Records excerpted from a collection
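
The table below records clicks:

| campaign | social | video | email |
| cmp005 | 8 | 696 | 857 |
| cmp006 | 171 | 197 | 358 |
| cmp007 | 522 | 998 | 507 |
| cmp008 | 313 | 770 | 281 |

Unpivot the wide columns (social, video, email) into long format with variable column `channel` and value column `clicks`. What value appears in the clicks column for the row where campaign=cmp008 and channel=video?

Unpivoting turns each (campaign, wide-column) pair into one long row.
The wide cell at row cmp008, column video holds 770, so the long row (cmp008, video) has clicks=770.

770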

▶ _BRIEF_
Start to finish, copy the records above with no differences.

▶ _WRITTEN ANSWER_
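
The table below records clicks:

| campaign | social | video | email |
| cmp005 | 8 | 696 | 857 |
| cmp006 | 171 | 197 | 358 |
| cmp007 | 522 | 998 | 507 |
| cmp008 | 313 | 770 | 281 |

Unpivot the wide columns (social, video, email) into long format with variable column `channel` and value column `clicks`. What value appears in the clicks column for the row where campaign=cmp008 and channel=video?

Unpivoting turns each (campaign, wide-column) pair into one long row.
The wide cell at row cmp008, column video holds 770, so the long row (cmp008, video) has clicks=770.

770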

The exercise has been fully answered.